───── SUPPLIED MATERIAL ─────
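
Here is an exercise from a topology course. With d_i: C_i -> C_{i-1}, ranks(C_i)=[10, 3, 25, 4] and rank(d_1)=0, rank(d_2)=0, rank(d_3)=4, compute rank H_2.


rank H_k = rank(ker d_k) - rank(im d_{k+1}).
rank(ker d_2) = rank(C_2) - rank(d_2) = 25 - 0 = 25.
rank(im d_{2+1}) = 4.
rank H_2 = 25 - 4 = 21

21


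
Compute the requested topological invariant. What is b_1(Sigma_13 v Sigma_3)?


For a wedge: H_1(A v B) = H_1(A) + H_1(B).
b_1(Sigma_13) = 26, b_1(Sigma_3) = 6.
b_1 = 26 + 6 = 32

32


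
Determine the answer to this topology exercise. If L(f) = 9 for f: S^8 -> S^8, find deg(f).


L(f) = 1 + (-1)^8 deg(f) on S^8.
9 = 1 + (-1)^8 * deg(f)
(-1)^8 * deg(f) = 8
deg(f) = 8

8


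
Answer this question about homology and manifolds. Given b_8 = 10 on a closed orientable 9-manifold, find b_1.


Poincare duality for closed orientable n-manifolds: b_k = b_{n-k}.
Here n = 9, so b_1 = b_8 = 10

10


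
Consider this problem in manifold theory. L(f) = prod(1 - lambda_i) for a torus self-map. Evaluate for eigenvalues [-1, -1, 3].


For a torus self-map: L(f) = det(I - A) where A acts on H_1.
L(f) = (1--1) * (1--1) * (1-3) = 2 * 2 * -2 = -8

-8


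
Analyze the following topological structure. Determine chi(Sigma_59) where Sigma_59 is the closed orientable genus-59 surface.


For a closed orientable surface of genus g: chi = 2 - 2g.
Here g = 59.
chi = 2 - 2*59 = 2 - 118 = -116

-116


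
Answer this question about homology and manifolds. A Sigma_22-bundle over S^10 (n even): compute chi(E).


chi(S^10) = 2 (n even), chi(Sigma_22) = 2 - 2*22 = -42.
chi(E) = 2 * (-42) = -84

-84


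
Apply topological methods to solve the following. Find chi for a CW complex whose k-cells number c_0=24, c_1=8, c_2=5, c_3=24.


chi = sum_k (-1)^k c_k.
= (-1)^0*24 + (-1)^1*8 + (-1)^2*5 + (-1)^3*24
= (24) + (-8) + (5) + (-24)
= -3

-3


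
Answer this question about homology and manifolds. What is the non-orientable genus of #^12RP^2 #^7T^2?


Since a >= 1, the sum is non-orientable; each T^2 can be replaced by RP^2 # RP^2 (since T^2#RP^2 = 3RP^2).
Total crosscaps k = 12 + 2*7 = 26.
Check via chi: chi = 12*1 + 7*0 - (12+7-1)*2 = -24 = 2 - k = -24. Consistent.

26


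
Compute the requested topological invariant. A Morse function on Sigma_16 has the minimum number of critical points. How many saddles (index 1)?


A perfect Morse function has m_k = b_k.
For Sigma_16: b_0=1, b_1=2g=32, b_2=1.
Saddles m_1 = 2g = 32

32


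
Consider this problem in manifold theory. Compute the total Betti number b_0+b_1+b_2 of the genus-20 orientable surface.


For Sigma_20: b_0 = 1, b_1 = 2g = 40, b_2 = 1.
Total = 1 + 40 + 1 = 42

42


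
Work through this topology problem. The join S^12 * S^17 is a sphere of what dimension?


Join of spheres: S^m * S^n = S^{m+n+1}.
dim = 12 + 17 + 1 = 30

30


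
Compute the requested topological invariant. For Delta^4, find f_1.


Delta^4 has 4+1 vertices. A 1-face is a choice of 1+1 vertices.
f_1 = C(4+1, 1+1) = C(5,2) = 10

10


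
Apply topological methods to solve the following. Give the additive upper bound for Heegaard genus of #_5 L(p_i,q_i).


Heegaard genus satisfies g(A#B) <= g(A) + g(B).
Each lens space has g = 1.
Upper bound: 5 * 1 = 5

5


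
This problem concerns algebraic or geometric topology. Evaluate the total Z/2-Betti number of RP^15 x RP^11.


dim H^*(RP^n; Z/2) = n+1 (one Z/2 in each degree 0..n).
Total Betti number is multiplicative.
Total = (15+1) * (11+1) = 16 * 12 = 192

192


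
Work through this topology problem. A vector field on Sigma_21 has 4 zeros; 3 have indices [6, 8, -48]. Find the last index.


Poincare-Hopf: sum of indices = chi(M).
chi(Sigma_21) = 2 - 2*21 = -40.
Sum of known indices = -34.
x = chi - (sum known) = -40 - (-34) = -6

-6


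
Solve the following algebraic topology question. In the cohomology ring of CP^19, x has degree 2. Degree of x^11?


|x| = 2 in H^*(CP^n).
|x^11| = 11 * |x| = 11 * 2 = 22

22


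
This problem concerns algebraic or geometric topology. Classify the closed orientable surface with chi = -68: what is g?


chi = 2 - 2g for closed orientable surfaces.
-68 = 2 - 2g
2g = 2 - (-68) = 70
g = 35

35


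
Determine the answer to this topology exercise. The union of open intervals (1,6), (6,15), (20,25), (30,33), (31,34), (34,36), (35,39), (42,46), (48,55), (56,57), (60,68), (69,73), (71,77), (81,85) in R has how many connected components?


Sort and merge overlapping open intervals.
Merged: (1,6), (6,15), (20,25), (30,34), (34,39), (42,46), (48,55), (56,57), (60,68), (69,77), (81,85).
Number of components = 11

11


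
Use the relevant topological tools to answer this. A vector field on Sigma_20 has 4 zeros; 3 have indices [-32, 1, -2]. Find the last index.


Poincare-Hopf: sum of indices = chi(M).
chi(Sigma_20) = 2 - 2*20 = -38.
Sum of known indices = -33.
x = chi - (sum known) = -38 - (-33) = -5

-5


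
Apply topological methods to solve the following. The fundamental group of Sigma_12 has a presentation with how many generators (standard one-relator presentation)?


Standard presentation: pi_1(Sigma_g) = <a_1,b_1,...,a_g,b_g | [a_1,b_1]...[a_g,b_g] = 1>.
Number of generators = 2g = 2*12 = 24

24


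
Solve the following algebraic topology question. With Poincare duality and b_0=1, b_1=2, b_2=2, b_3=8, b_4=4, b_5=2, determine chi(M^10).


By Poincare duality b_k = b_{10-k}, so full Betti numbers: b_0=1, b_1=2, b_2=2, b_3=8, b_4=4, b_5=2, b_6=4, b_7=8, b_8=2, b_9=2, b_10=1.
chi = sum (-1)^k b_k = -8

-8


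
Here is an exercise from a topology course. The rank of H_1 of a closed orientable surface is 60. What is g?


For a closed orientable surface: b_1 = 2g.
60 = 2g
g = 60 / 2 = 30

30


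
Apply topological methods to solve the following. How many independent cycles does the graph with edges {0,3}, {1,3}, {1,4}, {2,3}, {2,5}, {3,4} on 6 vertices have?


b_1 = E - V + (number of components).
E = 6, V = 6, components = 1.
b_1 = 6 - 6 + 1 = 1

1


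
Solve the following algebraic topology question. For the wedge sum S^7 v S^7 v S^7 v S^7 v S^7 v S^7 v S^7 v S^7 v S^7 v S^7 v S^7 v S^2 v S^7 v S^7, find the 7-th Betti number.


For a wedge of spheres, H_k (k>0) is free on one generator per sphere of dimension k.
Spheres of dimension 7: count = 13.
b_7 = 13

13


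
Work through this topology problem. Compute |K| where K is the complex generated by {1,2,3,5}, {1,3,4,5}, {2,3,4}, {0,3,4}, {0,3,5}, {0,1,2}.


Each maximal simplex on m vertices has 2^m - 1 nonempty faces.
Take the union (dedupe shared faces).
Total distinct faces = 34

34


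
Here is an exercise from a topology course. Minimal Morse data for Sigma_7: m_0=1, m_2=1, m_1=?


A perfect Morse function has m_k = b_k.
For Sigma_7: b_0=1, b_1=2g=14, b_2=1.
Saddles m_1 = 2g = 14

14


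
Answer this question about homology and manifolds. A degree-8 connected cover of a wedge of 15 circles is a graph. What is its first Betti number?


Nielsen-Schreier: an index-n subgroup of F_r is free of rank 1 + n(r-1).
Equivalently: chi(cover) = n*chi(base); chi(vee_r S^1) = 1 - 15 = -14.
chi(E) = 8*(-14) = -112; rank = 1 - chi(E) = 1 - (-112) = 113.
rank = 1 + 8*(15-1) = 1 + 112 = 113

113


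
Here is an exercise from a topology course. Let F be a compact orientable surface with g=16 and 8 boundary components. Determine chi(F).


For a compact orientable surface with genus g and b boundary components: chi = 2 - 2g - b.
chi = 2 - 2*16 - 8 = 2 - 32 - 8 = -38

-38


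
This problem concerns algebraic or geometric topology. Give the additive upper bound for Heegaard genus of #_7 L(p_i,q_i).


Heegaard genus satisfies g(A#B) <= g(A) + g(B).
Each lens space has g = 1.
Upper bound: 7 * 1 = 7

7


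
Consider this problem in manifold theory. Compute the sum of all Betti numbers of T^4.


b_k(T^4) = C(4,k), so the sum over k is sum_k C(4,k) = 2^4.
Total = 2^4 = 16

16


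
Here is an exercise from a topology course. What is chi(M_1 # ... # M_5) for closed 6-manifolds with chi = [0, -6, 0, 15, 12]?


For n-manifolds: chi(A#B) = chi(A) + chi(B) - chi(S^6).
chi(S^6) = 1 + (-1)^6 = 2.
chi(#) = (sum chi_i) - (5-1)*chi(S^6) = 21 - 4*2 = 13

13


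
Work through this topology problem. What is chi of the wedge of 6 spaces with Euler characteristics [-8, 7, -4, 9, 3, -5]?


chi(A v B) = chi(A) + chi(B) - 1 (one point identified).
For 6 spaces: chi = (sum chi_i) - (6 - 1).
sum = 2; chi = 2 - 5 = -3

-3


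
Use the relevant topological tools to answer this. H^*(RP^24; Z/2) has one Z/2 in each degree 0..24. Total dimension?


H^k(RP^24; Z/2) = Z/2 for each 0 <= k <= 24.
Total dimension = 24 + 1 = 25

25


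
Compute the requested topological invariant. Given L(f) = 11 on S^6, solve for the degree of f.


L(f) = 1 + (-1)^6 deg(f) on S^6.
11 = 1 + (-1)^6 * deg(f)
(-1)^6 * deg(f) = 10
deg(f) = 10

10


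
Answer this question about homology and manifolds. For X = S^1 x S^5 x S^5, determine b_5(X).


Each S^d has Poincare polynomial 1 + t^d.
The product S^1 x S^5 x S^5 has Poincare polynomial prod(1+t^d_i).
Expanding: b_0=1, b_1=1, b_5=2, b_6=2, b_10=1, b_11=1.
b_5 = 2

2


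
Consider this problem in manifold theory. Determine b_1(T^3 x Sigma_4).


pi_1(A x B) = pi_1(A) x pi_1(B); rank of abelianization = b_1.
b_1(T^3) = 3, b_1(Sigma_4) = 2*4 = 8.
b_1(product) = 3 + 8 = 11

11


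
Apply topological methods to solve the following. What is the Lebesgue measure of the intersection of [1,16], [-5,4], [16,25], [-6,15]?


Intersection = [max(a_i), min(b_i)] = [16, 4].
Since 16 > 4, the intersection is empty.
Length = 0

0


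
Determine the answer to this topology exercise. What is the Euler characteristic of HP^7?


HP^7 has one cell in each dimension 0, 4, ..., 4*7 (7+1 cells, all even-dim).
chi = 7 + 1 = 8

8


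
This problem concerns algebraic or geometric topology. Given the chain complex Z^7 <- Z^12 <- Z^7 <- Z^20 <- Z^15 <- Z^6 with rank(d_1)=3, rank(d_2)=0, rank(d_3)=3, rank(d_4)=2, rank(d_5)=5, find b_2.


rank H_k = rank(ker d_k) - rank(im d_{k+1}).
rank(ker d_2) = rank(C_2) - rank(d_2) = 7 - 0 = 7.
rank(im d_{2+1}) = 3.
rank H_2 = 7 - 3 = 4

4


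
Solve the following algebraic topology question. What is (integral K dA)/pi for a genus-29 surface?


Gauss-Bonnet: integral K dA = 2*pi*chi(M).
chi(Sigma_29) = 2 - 2*29 = -56.
(integral K dA)/pi = 2*chi = 2*(-56) = -112

-112


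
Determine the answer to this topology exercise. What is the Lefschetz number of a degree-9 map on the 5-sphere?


On S^5: L(f) = tr(f_0*) + (-1)^5 tr(f_5*) = 1 + (-1)^5 * deg(f).
L(f) = 1 + (-1)^5 * 9 = 1 + -9 = -8

-8


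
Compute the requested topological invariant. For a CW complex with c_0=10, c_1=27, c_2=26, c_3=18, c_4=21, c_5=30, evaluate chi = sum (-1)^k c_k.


chi = sum_k (-1)^k c_k.
= (-1)^0*10 + (-1)^1*27 + (-1)^2*26 + (-1)^3*18 + (-1)^4*21 + (-1)^5*30
= (10) + (-27) + (26) + (-18) + (21) + (-30)
= -18

-18


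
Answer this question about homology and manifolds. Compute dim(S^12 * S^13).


Join of spheres: S^m * S^n = S^{m+n+1}.
dim = 12 + 13 + 1 = 26

26


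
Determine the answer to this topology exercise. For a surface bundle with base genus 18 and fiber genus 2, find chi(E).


For a fiber bundle F -> E -> B (with CW structure): chi(E) = chi(B) * chi(F).
chi(Sigma_18) = -34, chi(Sigma_2) = -2.
chi(E) = (-34) * (-2) = 68

68


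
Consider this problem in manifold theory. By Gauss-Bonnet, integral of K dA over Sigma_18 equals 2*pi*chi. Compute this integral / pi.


Gauss-Bonnet: integral K dA = 2*pi*chi(M).
chi(Sigma_18) = 2 - 2*18 = -34.
(integral K dA)/pi = 2*chi = 2*(-34) = -68

-68


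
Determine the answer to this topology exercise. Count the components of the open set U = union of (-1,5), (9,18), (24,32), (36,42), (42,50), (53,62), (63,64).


Sort and merge overlapping open intervals.
Merged: (-1,5), (9,18), (24,32), (36,42), (42,50), (53,62), (63,64).
Number of components = 7

7


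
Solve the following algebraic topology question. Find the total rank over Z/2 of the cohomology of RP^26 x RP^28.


dim H^*(RP^n; Z/2) = n+1 (one Z/2 in each degree 0..n).
Total Betti number is multiplicative.
Total = (26+1) * (28+1) = 27 * 29 = 783

783


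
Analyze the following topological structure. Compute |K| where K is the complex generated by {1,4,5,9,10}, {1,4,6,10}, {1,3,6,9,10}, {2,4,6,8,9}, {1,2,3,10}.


Each maximal simplex on m vertices has 2^m - 1 nonempty faces.
Take the union (dedupe shared faces).
Total distinct faces = 91

91


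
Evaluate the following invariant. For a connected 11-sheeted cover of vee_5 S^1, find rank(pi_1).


Nielsen-Schreier: an index-n subgroup of F_r is free of rank 1 + n(r-1).
Equivalently: chi(cover) = n*chi(base); chi(vee_r S^1) = 1 - 5 = -4.
chi(E) = 11*(-4) = -44; rank = 1 - chi(E) = 1 - (-44) = 45.
rank = 1 + 11*(5-1) = 1 + 44 = 45

45


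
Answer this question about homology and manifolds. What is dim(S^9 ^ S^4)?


S^m ^ S^n = S^{m+n}.
k = 9 + 4 = 13

13


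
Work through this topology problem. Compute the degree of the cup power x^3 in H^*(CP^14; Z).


|x| = 2 in H^*(CP^n).
|x^3| = 3 * |x| = 3 * 2 = 6

6


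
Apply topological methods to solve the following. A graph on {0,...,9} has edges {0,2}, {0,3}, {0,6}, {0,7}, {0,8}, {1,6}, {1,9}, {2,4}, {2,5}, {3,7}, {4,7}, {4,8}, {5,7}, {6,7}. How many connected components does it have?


Run DFS/union-find over 10 vertices.
V = 10, E = 14.
Number of components = 1

1


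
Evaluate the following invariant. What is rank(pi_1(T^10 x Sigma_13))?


pi_1(A x B) = pi_1(A) x pi_1(B); rank of abelianization = b_1.
b_1(T^10) = 10, b_1(Sigma_13) = 2*13 = 26.
b_1(product) = 10 + 26 = 36

36


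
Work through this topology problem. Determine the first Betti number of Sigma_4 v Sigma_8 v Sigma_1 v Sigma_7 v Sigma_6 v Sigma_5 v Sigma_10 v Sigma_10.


For a wedge X v Y: reduced H_k(X v Y) = H_k(X) + H_k(Y).
Each Sigma_g contributes b_1 = 2g.
b_1 = 8 + 16 + 2 + 14 + 12 + 10 + 20 + 20 = 102

102


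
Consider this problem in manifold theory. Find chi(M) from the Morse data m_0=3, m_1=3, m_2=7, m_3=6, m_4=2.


Morse theory: chi(M) = sum_k (-1)^k m_k where m_k = #(index-k critical points).
= (3) + (-3) + (7) + (-6) + (2) = 3

3


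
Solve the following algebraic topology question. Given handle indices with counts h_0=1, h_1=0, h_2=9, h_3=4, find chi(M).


Handles of index k contribute (-1)^k to chi (same as CW cells).
chi = (1) + (0) + (9) + (-4) = 6

6


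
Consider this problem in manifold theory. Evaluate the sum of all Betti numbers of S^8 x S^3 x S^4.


Total Betti number is multiplicative under products.
Each S^d (d>=1) has total Betti number 2.
There are 3 sphere factors.
Total = 2^3 = 8

8


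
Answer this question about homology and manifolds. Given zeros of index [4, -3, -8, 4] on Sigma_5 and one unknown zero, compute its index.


Poincare-Hopf: sum of indices = chi(M).
chi(Sigma_5) = 2 - 2*5 = -8.
Sum of known indices = -3.
x = chi - (sum known) = -8 - (-3) = -5

-5


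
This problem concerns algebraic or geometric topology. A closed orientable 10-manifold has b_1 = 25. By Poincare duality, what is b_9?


Poincare duality for closed orientable n-manifolds: b_k = b_{n-k}.
Here n = 10, so b_9 = b_1 = 25

25


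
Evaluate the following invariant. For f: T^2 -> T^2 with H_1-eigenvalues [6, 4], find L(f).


For a torus self-map: L(f) = det(I - A) where A acts on H_1.
L(f) = (1-6) * (1-4) = -5 * -3 = 15

15


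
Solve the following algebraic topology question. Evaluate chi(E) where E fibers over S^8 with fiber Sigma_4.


chi(S^8) = 2 (n even), chi(Sigma_4) = 2 - 2*4 = -6.
chi(E) = 2 * (-6) = -12

-12


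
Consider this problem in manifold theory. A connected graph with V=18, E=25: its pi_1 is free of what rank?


For a connected graph: rank(pi_1) = b_1 = E - V + 1 = 1 - chi.
chi = V - E = 18 - 25 = -7.
rank = 1 - (-7) = 25 - 18 + 1 = 8

8


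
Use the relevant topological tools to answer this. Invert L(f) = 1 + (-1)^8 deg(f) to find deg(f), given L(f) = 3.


L(f) = 1 + (-1)^8 deg(f) on S^8.
3 = 1 + (-1)^8 * deg(f)
(-1)^8 * deg(f) = 2
deg(f) = 2

2


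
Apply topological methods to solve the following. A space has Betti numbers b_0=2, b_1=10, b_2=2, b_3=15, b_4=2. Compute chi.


chi = sum_k (-1)^k b_k.
= (2) + (-10) + (2) + (-15) + (2)
= -19

-19


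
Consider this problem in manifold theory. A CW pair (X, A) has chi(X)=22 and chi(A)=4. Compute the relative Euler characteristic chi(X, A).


Relative Euler characteristic: chi(X, A) = chi(X) - chi(A).
= 22 - (4) = 18

18


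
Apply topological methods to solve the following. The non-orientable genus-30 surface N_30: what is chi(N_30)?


For a non-orientable closed surface with k crosscaps: chi = 2 - k.
Here k = 30.
chi = 2 - 30 = -28

-28


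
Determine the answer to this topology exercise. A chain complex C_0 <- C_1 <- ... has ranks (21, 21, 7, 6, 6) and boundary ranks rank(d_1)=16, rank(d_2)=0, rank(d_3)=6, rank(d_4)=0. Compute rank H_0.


rank H_k = rank(ker d_k) - rank(im d_{k+1}).
rank(ker d_0) = rank(C_0) - rank(d_0) = 21 - 0 = 21.
rank(im d_{0+1}) = 16.
rank H_0 = 21 - 16 = 5

5


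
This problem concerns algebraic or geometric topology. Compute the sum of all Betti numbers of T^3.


b_k(T^3) = C(3,k), so the sum over k is sum_k C(3,k) = 2^3.
Total = 2^3 = 8

8


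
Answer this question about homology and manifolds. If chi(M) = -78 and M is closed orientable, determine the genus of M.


chi = 2 - 2g for closed orientable surfaces.
-78 = 2 - 2g
2g = 2 - (-78) = 80
g = 40

40


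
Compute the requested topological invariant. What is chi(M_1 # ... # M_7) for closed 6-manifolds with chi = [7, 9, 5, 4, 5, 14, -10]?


For n-manifolds: chi(A#B) = chi(A) + chi(B) - chi(S^6).
chi(S^6) = 1 + (-1)^6 = 2.
chi(#) = (sum chi_i) - (7-1)*chi(S^6) = 34 - 6*2 = 22

22


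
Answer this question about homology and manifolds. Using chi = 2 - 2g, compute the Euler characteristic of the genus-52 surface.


For a closed orientable surface of genus g: chi = 2 - 2g.
Here g = 52.
chi = 2 - 2*52 = 2 - 104 = -102

-102


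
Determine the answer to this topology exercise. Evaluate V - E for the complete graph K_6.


K_6: V = 6, E = C(6,2) = 15.
chi = V - E = 6 - 15 = -9

-9


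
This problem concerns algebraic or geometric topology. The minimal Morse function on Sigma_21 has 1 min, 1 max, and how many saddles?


A perfect Morse function has m_k = b_k.
For Sigma_21: b_0=1, b_1=2g=42, b_2=1.
Saddles m_1 = 2g = 42

42


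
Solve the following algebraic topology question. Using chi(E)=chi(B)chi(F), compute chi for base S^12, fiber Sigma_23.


chi(S^12) = 2 (n even), chi(Sigma_23) = 2 - 2*23 = -44.
chi(E) = 2 * (-44) = -88

-88


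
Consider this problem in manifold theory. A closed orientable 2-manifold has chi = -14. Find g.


chi = 2 - 2g for closed orientable surfaces.
-14 = 2 - 2g
2g = 2 - (-14) = 16
g = 8

8


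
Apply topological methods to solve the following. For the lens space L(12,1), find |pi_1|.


pi_1(L(p,q)) = Z/pZ for any q coprime to p.
|pi_1(L(12,1))| = 12

12


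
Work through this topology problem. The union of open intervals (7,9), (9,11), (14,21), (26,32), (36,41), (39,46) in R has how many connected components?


Sort and merge overlapping open intervals.
Merged: (7,9), (9,11), (14,21), (26,32), (36,46).
Number of components = 5

5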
─────
- _EXERCISE GOAL_
Please transcribe exactly the line containing "Work through this topology problem. The union" and every line after it through the end of the records, and nothing else.

- _PROBLEM SOLUTION_
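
Work through this topology problem. The union of open intervals (7,9), (9,11), (14,21), (26,32), (36,41), (39,46) in R has how many connected components?


Sort and merge overlapping open intervals.
Merged: (7,9), (9,11), (14,21), (26,32), (36,46).
Number of components = 5

5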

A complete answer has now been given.